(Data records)

________________________________________

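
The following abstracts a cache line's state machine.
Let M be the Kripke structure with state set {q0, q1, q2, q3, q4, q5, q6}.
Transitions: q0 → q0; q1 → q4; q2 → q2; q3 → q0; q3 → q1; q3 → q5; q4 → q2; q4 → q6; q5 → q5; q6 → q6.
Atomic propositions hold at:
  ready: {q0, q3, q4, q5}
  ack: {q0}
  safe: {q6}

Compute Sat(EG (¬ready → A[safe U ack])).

{q0, q3, q5}

Sat(¬ready) = {q1, q2, q6}
A[safe U ack]: least fixpoint, start Z0 = Sat(ack) = {q0}, add states in Sat(safe) with every successor in Z. Already a fixed point.
Sat(A[safe U ack]) = {q0}
Sat(¬ready → A[safe U ack]) = {q0, q3, q4, q5}
EG (¬ready → A[safe U ack]): greatest fixpoint, start Z0 = {q0, q3, q4, q5}, keep only states in Sat with some successor in Z. Z1 = {q0, q3, q5}; fixed.
Sat(EG (¬ready → A[safe U ack])) = {q0, q3, q5}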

________________________________________

## Work item
Emit the records above again, exactly, with no line skipped.

## Result of this task
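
The following abstracts a cache line's state machine.
Let M be the Kripke structure with state set {q0, q1, q2, q3, q4, q5, q6}.
Transitions: q0 → q0; q1 → q4; q2 → q2; q3 → q0; q3 → q1; q3 → q5; q4 → q2; q4 → q6; q5 → q5; q6 → q6.
Atomic propositions hold at:
  ready: {q0, q3, q4, q5}
  ack: {q0}
  safe: {q6}

Compute Sat(EG (¬ready → A[safe U ack])).

{q0, q3, q5}

Sat(¬ready) = {q1, q2, q6}
A[safe U ack]: least fixpoint, start Z0 = Sat(ack) = {q0}, add states in Sat(safe) with every successor in Z. Already a fixed point.
Sat(A[safe U ack]) = {q0}
Sat(¬ready → A[safe U ack]) = {q0, q3, q4, q5}
EG (¬ready → A[safe U ack]): greatest fixpoint, start Z0 = {q0, q3, q4, q5}, keep only states in Sat with some successor in Z. Z1 = {q0, q3, q5}; fixed.
Sat(EG (¬ready → A[safe U ack])) = {q0, q3, q5}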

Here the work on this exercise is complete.